%%

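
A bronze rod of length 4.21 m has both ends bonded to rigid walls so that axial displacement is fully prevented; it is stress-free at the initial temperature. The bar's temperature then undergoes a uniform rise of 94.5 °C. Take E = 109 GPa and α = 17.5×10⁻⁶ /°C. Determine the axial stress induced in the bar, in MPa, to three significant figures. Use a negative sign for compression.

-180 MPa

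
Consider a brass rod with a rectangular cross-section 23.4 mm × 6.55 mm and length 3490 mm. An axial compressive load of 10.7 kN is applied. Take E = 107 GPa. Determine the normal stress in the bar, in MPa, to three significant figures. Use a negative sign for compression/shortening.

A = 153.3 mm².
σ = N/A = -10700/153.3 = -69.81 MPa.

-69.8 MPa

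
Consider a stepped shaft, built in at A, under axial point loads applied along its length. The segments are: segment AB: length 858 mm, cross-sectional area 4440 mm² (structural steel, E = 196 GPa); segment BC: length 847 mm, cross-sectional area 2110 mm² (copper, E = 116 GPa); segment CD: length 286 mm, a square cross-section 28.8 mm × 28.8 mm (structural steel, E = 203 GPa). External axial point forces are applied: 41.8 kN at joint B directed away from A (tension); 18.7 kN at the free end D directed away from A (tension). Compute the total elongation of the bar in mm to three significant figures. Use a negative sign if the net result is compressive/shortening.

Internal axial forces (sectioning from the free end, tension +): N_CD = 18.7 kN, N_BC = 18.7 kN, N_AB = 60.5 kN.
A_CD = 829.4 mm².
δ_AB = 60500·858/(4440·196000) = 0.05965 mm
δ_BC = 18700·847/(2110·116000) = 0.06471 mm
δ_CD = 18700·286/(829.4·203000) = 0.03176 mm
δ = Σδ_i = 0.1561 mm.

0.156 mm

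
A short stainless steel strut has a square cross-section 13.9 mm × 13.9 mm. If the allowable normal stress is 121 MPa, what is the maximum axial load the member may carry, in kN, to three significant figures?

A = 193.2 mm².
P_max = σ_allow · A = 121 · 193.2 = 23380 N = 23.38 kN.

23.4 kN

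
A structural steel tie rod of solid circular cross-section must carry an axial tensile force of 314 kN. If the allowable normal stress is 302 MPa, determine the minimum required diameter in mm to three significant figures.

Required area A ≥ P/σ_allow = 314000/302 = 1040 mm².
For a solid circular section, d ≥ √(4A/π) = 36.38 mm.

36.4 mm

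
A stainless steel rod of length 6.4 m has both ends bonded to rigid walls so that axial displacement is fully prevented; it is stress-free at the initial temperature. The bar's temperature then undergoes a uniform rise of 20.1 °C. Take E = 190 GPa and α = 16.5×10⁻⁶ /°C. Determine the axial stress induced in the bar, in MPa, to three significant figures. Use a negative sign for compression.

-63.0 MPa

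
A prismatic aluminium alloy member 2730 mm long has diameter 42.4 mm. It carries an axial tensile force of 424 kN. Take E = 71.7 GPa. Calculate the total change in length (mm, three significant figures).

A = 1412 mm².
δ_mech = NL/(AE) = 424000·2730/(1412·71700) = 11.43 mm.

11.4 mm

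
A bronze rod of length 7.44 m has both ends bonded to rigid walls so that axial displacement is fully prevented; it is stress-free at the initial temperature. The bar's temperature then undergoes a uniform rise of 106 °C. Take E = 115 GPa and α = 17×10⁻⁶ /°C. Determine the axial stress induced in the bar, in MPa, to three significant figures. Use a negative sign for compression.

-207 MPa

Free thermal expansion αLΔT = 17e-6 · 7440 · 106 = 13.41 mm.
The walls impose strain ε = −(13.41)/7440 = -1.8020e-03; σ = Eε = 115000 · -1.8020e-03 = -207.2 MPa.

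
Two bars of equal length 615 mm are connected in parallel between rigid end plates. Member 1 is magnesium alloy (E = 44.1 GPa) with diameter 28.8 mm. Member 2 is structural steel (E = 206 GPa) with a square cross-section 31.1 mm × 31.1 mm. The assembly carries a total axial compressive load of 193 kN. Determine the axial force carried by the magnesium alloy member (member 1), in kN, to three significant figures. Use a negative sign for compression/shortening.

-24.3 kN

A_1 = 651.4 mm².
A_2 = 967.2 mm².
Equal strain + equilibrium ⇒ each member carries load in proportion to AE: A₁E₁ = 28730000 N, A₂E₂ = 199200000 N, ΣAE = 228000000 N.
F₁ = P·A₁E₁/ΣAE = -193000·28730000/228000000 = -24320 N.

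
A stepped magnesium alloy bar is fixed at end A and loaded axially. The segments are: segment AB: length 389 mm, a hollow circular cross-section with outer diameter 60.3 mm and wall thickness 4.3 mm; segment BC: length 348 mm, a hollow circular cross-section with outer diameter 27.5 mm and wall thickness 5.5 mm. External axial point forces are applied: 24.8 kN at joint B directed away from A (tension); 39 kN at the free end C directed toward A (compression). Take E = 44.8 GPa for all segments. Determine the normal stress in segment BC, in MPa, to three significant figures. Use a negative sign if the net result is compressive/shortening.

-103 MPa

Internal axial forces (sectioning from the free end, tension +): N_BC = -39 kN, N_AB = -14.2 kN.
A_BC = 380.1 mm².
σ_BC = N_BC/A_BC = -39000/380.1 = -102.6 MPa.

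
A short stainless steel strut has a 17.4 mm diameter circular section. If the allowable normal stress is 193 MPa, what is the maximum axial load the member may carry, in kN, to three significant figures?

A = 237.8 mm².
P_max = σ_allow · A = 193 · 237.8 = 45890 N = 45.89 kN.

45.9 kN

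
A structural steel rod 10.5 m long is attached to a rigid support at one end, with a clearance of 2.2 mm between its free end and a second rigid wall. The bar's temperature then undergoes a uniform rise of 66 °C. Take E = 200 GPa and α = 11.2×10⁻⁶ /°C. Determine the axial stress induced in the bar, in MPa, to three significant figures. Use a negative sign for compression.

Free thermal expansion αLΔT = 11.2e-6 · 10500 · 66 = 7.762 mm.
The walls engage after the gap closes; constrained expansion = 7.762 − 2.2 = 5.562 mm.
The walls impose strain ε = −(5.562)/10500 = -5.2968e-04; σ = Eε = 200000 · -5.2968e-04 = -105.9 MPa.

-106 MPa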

%%

**Work to complete**
Write out the material again, exactly as shown above.

**Answer space**
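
A bronze rod of length 4.21 m has both ends bonded to rigid walls so that axial displacement is fully prevented; it is stress-free at the initial temperature. The bar's temperature then undergoes a uniform rise of 94.5 °C. Take E = 109 GPa and α = 17.5×10⁻⁶ /°C. Determine the axial stress induced in the bar, in MPa, to three significant figures. Use a negative sign for compression.

-180 MPa

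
Consider a brass rod with a rectangular cross-section 23.4 mm × 6.55 mm and length 3490 mm. An axial compressive load of 10.7 kN is applied. Take E = 107 GPa. Determine the normal stress in the bar, in MPa, to three significant figures. Use a negative sign for compression/shortening.

A = 153.3 mm².
σ = N/A = -10700/153.3 = -69.81 MPa.

-69.8 MPa

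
Consider a stepped shaft, built in at A, under axial point loads applied along its length. The segments are: segment AB: length 858 mm, cross-sectional area 4440 mm² (structural steel, E = 196 GPa); segment BC: length 847 mm, cross-sectional area 2110 mm² (copper, E = 116 GPa); segment CD: length 286 mm, a square cross-section 28.8 mm × 28.8 mm (structural steel, E = 203 GPa). External axial point forces are applied: 41.8 kN at joint B directed away from A (tension); 18.7 kN at the free end D directed away from A (tension). Compute the total elongation of the bar in mm to three significant figures. Use a negative sign if the net result is compressive/shortening.

Internal axial forces (sectioning from the free end, tension +): N_CD = 18.7 kN, N_BC = 18.7 kN, N_AB = 60.5 kN.
A_CD = 829.4 mm².
δ_AB = 60500·858/(4440·196000) = 0.05965 mm
δ_BC = 18700·847/(2110·116000) = 0.06471 mm
δ_CD = 18700·286/(829.4·203000) = 0.03176 mm
δ = Σδ_i = 0.1561 mm.

0.156 mm

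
A short stainless steel strut has a square cross-section 13.9 mm × 13.9 mm. If the allowable normal stress is 121 MPa, what is the maximum axial load the member may carry, in kN, to three significant figures?

A = 193.2 mm².
P_max = σ_allow · A = 121 · 193.2 = 23380 N = 23.38 kN.

23.4 kN

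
A structural steel tie rod of solid circular cross-section must carry an axial tensile force of 314 kN. If the allowable normal stress is 302 MPa, determine the minimum required diameter in mm to three significant figures.

Required area A ≥ P/σ_allow = 314000/302 = 1040 mm².
For a solid circular section, d ≥ √(4A/π) = 36.38 mm.

36.4 mm

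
A stainless steel rod of length 6.4 m has both ends bonded to rigid walls so that axial displacement is fully prevented; it is stress-free at the initial temperature. The bar's temperature then undergoes a uniform rise of 20.1 °C. Take E = 190 GPa and α = 16.5×10⁻⁶ /°C. Determine the axial stress induced in the bar, in MPa, to three significant figures. Use a negative sign for compression.

-63.0 MPa

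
A prismatic aluminium alloy member 2730 mm long has diameter 42.4 mm. It carries an axial tensile force of 424 kN. Take E = 71.7 GPa. Calculate the total change in length (mm, three significant figures).

A = 1412 mm².
δ_mech = NL/(AE) = 424000·2730/(1412·71700) = 11.43 mm.

11.4 mm

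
A bronze rod of length 7.44 m has both ends bonded to rigid walls so that axial displacement is fully prevented; it is stress-free at the initial temperature. The bar's temperature then undergoes a uniform rise of 106 °C. Take E = 115 GPa and α = 17×10⁻⁶ /°C. Determine the axial stress induced in the bar, in MPa, to three significant figures. Use a negative sign for compression.

-207 MPa

Free thermal expansion αLΔT = 17e-6 · 7440 · 106 = 13.41 mm.
The walls impose strain ε = −(13.41)/7440 = -1.8020e-03; σ = Eε = 115000 · -1.8020e-03 = -207.2 MPa.

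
Two bars of equal length 615 mm are connected in parallel between rigid end plates. Member 1 is magnesium alloy (E = 44.1 GPa) with diameter 28.8 mm. Member 2 is structural steel (E = 206 GPa) with a square cross-section 31.1 mm × 31.1 mm. The assembly carries a total axial compressive load of 193 kN. Determine the axial force carried by the magnesium alloy member (member 1), in kN, to three significant figures. Use a negative sign for compression/shortening.

-24.3 kN

A_1 = 651.4 mm².
A_2 = 967.2 mm².
Equal strain + equilibrium ⇒ each member carries load in proportion to AE: A₁E₁ = 28730000 N, A₂E₂ = 199200000 N, ΣAE = 228000000 N.
F₁ = P·A₁E₁/ΣAE = -193000·28730000/228000000 = -24320 N.

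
A stepped magnesium alloy bar is fixed at end A and loaded axially. The segments are: segment AB: length 389 mm, a hollow circular cross-section with outer diameter 60.3 mm and wall thickness 4.3 mm; segment BC: length 348 mm, a hollow circular cross-section with outer diameter 27.5 mm and wall thickness 5.5 mm. External axial point forces are applied: 24.8 kN at joint B directed away from A (tension); 39 kN at the free end C directed toward A (compression). Take E = 44.8 GPa for all segments. Determine the normal stress in segment BC, in MPa, to three significant figures. Use a negative sign if the net result is compressive/shortening.

-103 MPa

Internal axial forces (sectioning from the free end, tension +): N_BC = -39 kN, N_AB = -14.2 kN.
A_BC = 380.1 mm².
σ_BC = N_BC/A_BC = -39000/380.1 = -102.6 MPa.

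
A short stainless steel strut has a 17.4 mm diameter circular section. If the allowable normal stress is 193 MPa, what is the maximum axial load the member may carry, in kN, to three significant figures?

A = 237.8 mm².
P_max = σ_allow · A = 193 · 237.8 = 45890 N = 45.89 kN.

45.9 kN

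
A structural steel rod 10.5 m long is attached to a rigid support at one end, with a clearance of 2.2 mm between its free end and a second rigid wall. The bar's temperature then undergoes a uniform rise of 66 °C. Take E = 200 GPa and α = 11.2×10⁻⁶ /°C. Determine the axial stress induced in the bar, in MPa, to three significant figures. Use a negative sign for compression.

Free thermal expansion αLΔT = 11.2e-6 · 10500 · 66 = 7.762 mm.
The walls engage after the gap closes; constrained expansion = 7.762 − 2.2 = 5.562 mm.
The walls impose strain ε = −(5.562)/10500 = -5.2968e-04; σ = Eε = 200000 · -5.2968e-04 = -105.9 MPa.

-106 MPa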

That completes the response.